What you need to do
Word for word, retype every entry in the listing.

Top of Given records

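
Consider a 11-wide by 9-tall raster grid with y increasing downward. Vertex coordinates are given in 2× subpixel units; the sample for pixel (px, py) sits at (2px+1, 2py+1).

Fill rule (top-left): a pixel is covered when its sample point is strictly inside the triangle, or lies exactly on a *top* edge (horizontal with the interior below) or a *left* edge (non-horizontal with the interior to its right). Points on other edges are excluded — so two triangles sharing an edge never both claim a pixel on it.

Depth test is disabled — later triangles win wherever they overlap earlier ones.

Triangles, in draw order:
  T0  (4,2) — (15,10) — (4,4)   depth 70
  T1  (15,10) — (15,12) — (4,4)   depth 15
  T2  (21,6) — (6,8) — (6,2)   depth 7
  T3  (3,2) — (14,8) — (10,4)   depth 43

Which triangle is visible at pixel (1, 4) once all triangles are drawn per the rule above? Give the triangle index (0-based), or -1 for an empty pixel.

T0:
  2·area = 22
  edge (4, 2)→(15, 10): d=(11,8) right/bottom  bias=-1
  edge (15, 10)→(4, 4): d=(-11,-6) top-left  bias=+0
  edge (4, 4)→(4, 2): d=(0,-2) top-left  bias=+0
    (2,1)@(5, 3): e=[3,17,2] → X
    (3,1)@(7, 3): e=[-13,29,6] → .
    (2,2)@(5, 5): e=[25,-5,2] → .
    (3,2)@(7, 5): e=[9,7,6] → X
    (4,2)@(9, 5): e=[-7,19,10] → .
    (3,3)@(7, 7): e=[31,-15,6] → .
  covered (2 px):
    . . . . . . . . . . .
    . . X . . . . . . . .
    . . . X . . . . . . .
    . . . . . . . . . . .
    . . . . . . . . . . .
    . . . . . . . . . . .
    . . . . . . . . . . .
    . . . . . . . . . . .
    . . . . . . . . . . .
T1:
  2·area = 22
  edge (15, 10)→(15, 12): d=(0,2) right/bottom  bias=-1
  edge (15, 12)→(4, 4): d=(-11,-8) top-left  bias=+0
  edge (4, 4)→(15, 10): d=(11,6) right/bottom  bias=-1
    (7,0)@(15, 1): e=[0,121,-99] → .  [on edge]
    (7,1)@(15, 3): e=[0,99,-77] → .  [on edge]
    (7,2)@(15, 5): e=[0,77,-55] → .  [on edge]
    (4,3)@(9, 7): e=[12,7,3] → X
    (5,3)@(11, 7): e=[8,23,-9] → .
    (7,3)@(15, 7): e=[0,55,-33] → .  [on edge]
    (4,4)@(9, 9): e=[12,-15,25] → .
    (5,4)@(11, 9): e=[8,1,13] → X
    (6,4)@(13, 9): e=[4,17,1] → X
    (7,4)@(15, 9): e=[0,33,-11] → .  [on edge]
    (5,5)@(11, 11): e=[8,-21,35] → .
    (6,5)@(13, 11): e=[4,-5,23] → .
    (7,5)@(15, 11): e=[0,11,11] → .  [on edge]
    (7,6)@(15, 13): e=[0,-11,33] → .  [on edge]
    (7,7)@(15, 15): e=[0,-33,55] → .  [on edge]
    (7,8)@(15, 17): e=[0,-55,77] → .  [on edge]
  covered (3 px):
    . . . . . . . . . . .
    . . . . . . . . . . .
    . . . . . . . . . . .
    . . . . X . . . . . .
    . . . . . X X . . . .
    . . . . . . . . . . .
    . . . . . . . . . . .
    . . . . . . . . . . .
    . . . . . . . . . . .
T2:
  2·area = 90
  edge (21, 6)→(6, 8): d=(-15,2) right/bottom  bias=-1
  edge (6, 8)→(6, 2): d=(0,-6) top-left  bias=+0
  edge (6, 2)→(21, 6): d=(15,4) right/bottom  bias=-1
    (3,1)@(7, 3): e=[73,6,11] → X
    (4,1)@(9, 3): e=[69,18,3] → X
    (5,1)@(11, 3): e=[65,30,-5] → .
    (3,2)@(7, 5): e=[43,6,41] → X
    (5,2)@(11, 5): e=[35,30,25] → X
    (6,2)@(13, 5): e=[31,42,17] → X
    (7,2)@(15, 5): e=[27,54,9] → X
    (8,2)@(17, 5): e=[23,66,1] → X
    (9,2)@(19, 5): e=[19,78,-7] → .
    (3,3)@(7, 7): e=[13,6,71] → X
    (7,3)@(15, 7): e=[-3,54,39] → .
    (8,3)@(17, 7): e=[-7,66,31] → .
  covered (12 px):
    . . . . . . . . . . .
    . . . X X . . . . . .
    . . . X X X X X X . .
    . . . X X X X . . . .
    . . . . . . . . . . .
    . . . . . . . . . . .
    . . . . . . . . . . .
    . . . . . . . . . . .
    . . . . . . . . . . .
T3:
  2·area = 20  (B↔C swapped to make it positive)
  edge (3, 2)→(10, 4): d=(7,2) right/bottom  bias=-1
  edge (10, 4)→(14, 8): d=(4,4) right/bottom  bias=-1
  edge (14, 8)→(3, 2): d=(-11,-6) top-left  bias=+0
    (3,0)@(7, 1): e=[-15,0,35] → .  [on edge]
    (2,1)@(5, 3): e=[3,16,1] → X
    (3,1)@(7, 3): e=[-1,8,13] → .
    (4,1)@(9, 3): e=[-5,0,25] → .  [on edge]
    (2,2)@(5, 5): e=[17,24,-21] → .
    (4,2)@(9, 5): e=[9,8,3] → X
    (5,2)@(11, 5): e=[5,0,15] → .  [on edge]
    (4,3)@(9, 7): e=[23,16,-19] → .
    (6,3)@(13, 7): e=[15,0,5] → .  [on edge]
    (7,4)@(15, 9): e=[25,0,-5] → .  [on edge]
    (8,5)@(17, 11): e=[35,0,-15] → .  [on edge]
    (9,6)@(19, 13): e=[45,0,-25] → .  [on edge]
    (10,7)@(21, 15): e=[55,0,-35] → .  [on edge]
  covered (2 px):
    . . . . . . . . . . .
    . . X . . . . . . . .
    . . . . X . . . . . .
    . . . . . . . . . . .
    . . . . . . . . . . .
    . . . . . . . . . . .
    . . . . . . . . . . .
    . . . . . . . . . . .
    . . . . . . . . . . .

Z-buffer (winner per pixel, '.' = empty):
  . . . . . . . . . . .
  . . 3 2 2 . . . . . .
  . . . 2 3 2 2 2 2 . .
  . . . 2 2 2 2 . . . .
  . . . . . 1 1 . . . .
  . . . . . . . . . . .
  . . . . . . . . . . .
  . . . . . . . . . . .
  . . . . . . . . . . .

Result: -1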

Bottom of Given records

Task result
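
Consider a 11-wide by 9-tall raster grid with y increasing downward. Vertex coordinates are given in 2× subpixel units; the sample for pixel (px, py) sits at (2px+1, 2py+1).

Fill rule (top-left): a pixel is covered when its sample point is strictly inside the triangle, or lies exactly on a *top* edge (horizontal with the interior below) or a *left* edge (non-horizontal with the interior to its right). Points on other edges are excluded — so two triangles sharing an edge never both claim a pixel on it.

Depth test is disabled — later triangles win wherever they overlap earlier ones.

Triangles, in draw order:
  T0  (4,2) — (15,10) — (4,4)   depth 70
  T1  (15,10) — (15,12) — (4,4)   depth 15
  T2  (21,6) — (6,8) — (6,2)   depth 7
  T3  (3,2) — (14,8) — (10,4)   depth 43

Which triangle is visible at pixel (1, 4) once all triangles are drawn per the rule above? Give the triangle index (0-based), or -1 for an empty pixel.

T0:
  2·area = 22
  edge (4, 2)→(15, 10): d=(11,8) right/bottom  bias=-1
  edge (15, 10)→(4, 4): d=(-11,-6) top-left  bias=+0
  edge (4, 4)→(4, 2): d=(0,-2) top-left  bias=+0
    (2,1)@(5, 3): e=[3,17,2] → X
    (3,1)@(7, 3): e=[-13,29,6] → .
    (2,2)@(5, 5): e=[25,-5,2] → .
    (3,2)@(7, 5): e=[9,7,6] → X
    (4,2)@(9, 5): e=[-7,19,10] → .
    (3,3)@(7, 7): e=[31,-15,6] → .
  covered (2 px):
    . . . . . . . . . . .
    . . X . . . . . . . .
    . . . X . . . . . . .
    . . . . . . . . . . .
    . . . . . . . . . . .
    . . . . . . . . . . .
    . . . . . . . . . . .
    . . . . . . . . . . .
    . . . . . . . . . . .
T1:
  2·area = 22
  edge (15, 10)→(15, 12): d=(0,2) right/bottom  bias=-1
  edge (15, 12)→(4, 4): d=(-11,-8) top-left  bias=+0
  edge (4, 4)→(15, 10): d=(11,6) right/bottom  bias=-1
    (7,0)@(15, 1): e=[0,121,-99] → .  [on edge]
    (7,1)@(15, 3): e=[0,99,-77] → .  [on edge]
    (7,2)@(15, 5): e=[0,77,-55] → .  [on edge]
    (4,3)@(9, 7): e=[12,7,3] → X
    (5,3)@(11, 7): e=[8,23,-9] → .
    (7,3)@(15, 7): e=[0,55,-33] → .  [on edge]
    (4,4)@(9, 9): e=[12,-15,25] → .
    (5,4)@(11, 9): e=[8,1,13] → X
    (6,4)@(13, 9): e=[4,17,1] → X
    (7,4)@(15, 9): e=[0,33,-11] → .  [on edge]
    (5,5)@(11, 11): e=[8,-21,35] → .
    (6,5)@(13, 11): e=[4,-5,23] → .
    (7,5)@(15, 11): e=[0,11,11] → .  [on edge]
    (7,6)@(15, 13): e=[0,-11,33] → .  [on edge]
    (7,7)@(15, 15): e=[0,-33,55] → .  [on edge]
    (7,8)@(15, 17): e=[0,-55,77] → .  [on edge]
  covered (3 px):
    . . . . . . . . . . .
    . . . . . . . . . . .
    . . . . . . . . . . .
    . . . . X . . . . . .
    . . . . . X X . . . .
    . . . . . . . . . . .
    . . . . . . . . . . .
    . . . . . . . . . . .
    . . . . . . . . . . .
T2:
  2·area = 90
  edge (21, 6)→(6, 8): d=(-15,2) right/bottom  bias=-1
  edge (6, 8)→(6, 2): d=(0,-6) top-left  bias=+0
  edge (6, 2)→(21, 6): d=(15,4) right/bottom  bias=-1
    (3,1)@(7, 3): e=[73,6,11] → X
    (4,1)@(9, 3): e=[69,18,3] → X
    (5,1)@(11, 3): e=[65,30,-5] → .
    (3,2)@(7, 5): e=[43,6,41] → X
    (5,2)@(11, 5): e=[35,30,25] → X
    (6,2)@(13, 5): e=[31,42,17] → X
    (7,2)@(15, 5): e=[27,54,9] → X
    (8,2)@(17, 5): e=[23,66,1] → X
    (9,2)@(19, 5): e=[19,78,-7] → .
    (3,3)@(7, 7): e=[13,6,71] → X
    (7,3)@(15, 7): e=[-3,54,39] → .
    (8,3)@(17, 7): e=[-7,66,31] → .
  covered (12 px):
    . . . . . . . . . . .
    . . . X X . . . . . .
    . . . X X X X X X . .
    . . . X X X X . . . .
    . . . . . . . . . . .
    . . . . . . . . . . .
    . . . . . . . . . . .
    . . . . . . . . . . .
    . . . . . . . . . . .
T3:
  2·area = 20  (B↔C swapped to make it positive)
  edge (3, 2)→(10, 4): d=(7,2) right/bottom  bias=-1
  edge (10, 4)→(14, 8): d=(4,4) right/bottom  bias=-1
  edge (14, 8)→(3, 2): d=(-11,-6) top-left  bias=+0
    (3,0)@(7, 1): e=[-15,0,35] → .  [on edge]
    (2,1)@(5, 3): e=[3,16,1] → X
    (3,1)@(7, 3): e=[-1,8,13] → .
    (4,1)@(9, 3): e=[-5,0,25] → .  [on edge]
    (2,2)@(5, 5): e=[17,24,-21] → .
    (4,2)@(9, 5): e=[9,8,3] → X
    (5,2)@(11, 5): e=[5,0,15] → .  [on edge]
    (4,3)@(9, 7): e=[23,16,-19] → .
    (6,3)@(13, 7): e=[15,0,5] → .  [on edge]
    (7,4)@(15, 9): e=[25,0,-5] → .  [on edge]
    (8,5)@(17, 11): e=[35,0,-15] → .  [on edge]
    (9,6)@(19, 13): e=[45,0,-25] → .  [on edge]
    (10,7)@(21, 15): e=[55,0,-35] → .  [on edge]
  covered (2 px):
    . . . . . . . . . . .
    . . X . . . . . . . .
    . . . . X . . . . . .
    . . . . . . . . . . .
    . . . . . . . . . . .
    . . . . . . . . . . .
    . . . . . . . . . . .
    . . . . . . . . . . .
    . . . . . . . . . . .

Z-buffer (winner per pixel, '.' = empty):
  . . . . . . . . . . .
  . . 3 2 2 . . . . . .
  . . . 2 3 2 2 2 2 . .
  . . . 2 2 2 2 . . . .
  . . . . . 1 1 . . . .
  . . . . . . . . . . .
  . . . . . . . . . . .
  . . . . . . . . . . .
  . . . . . . . . . . .

Result: -1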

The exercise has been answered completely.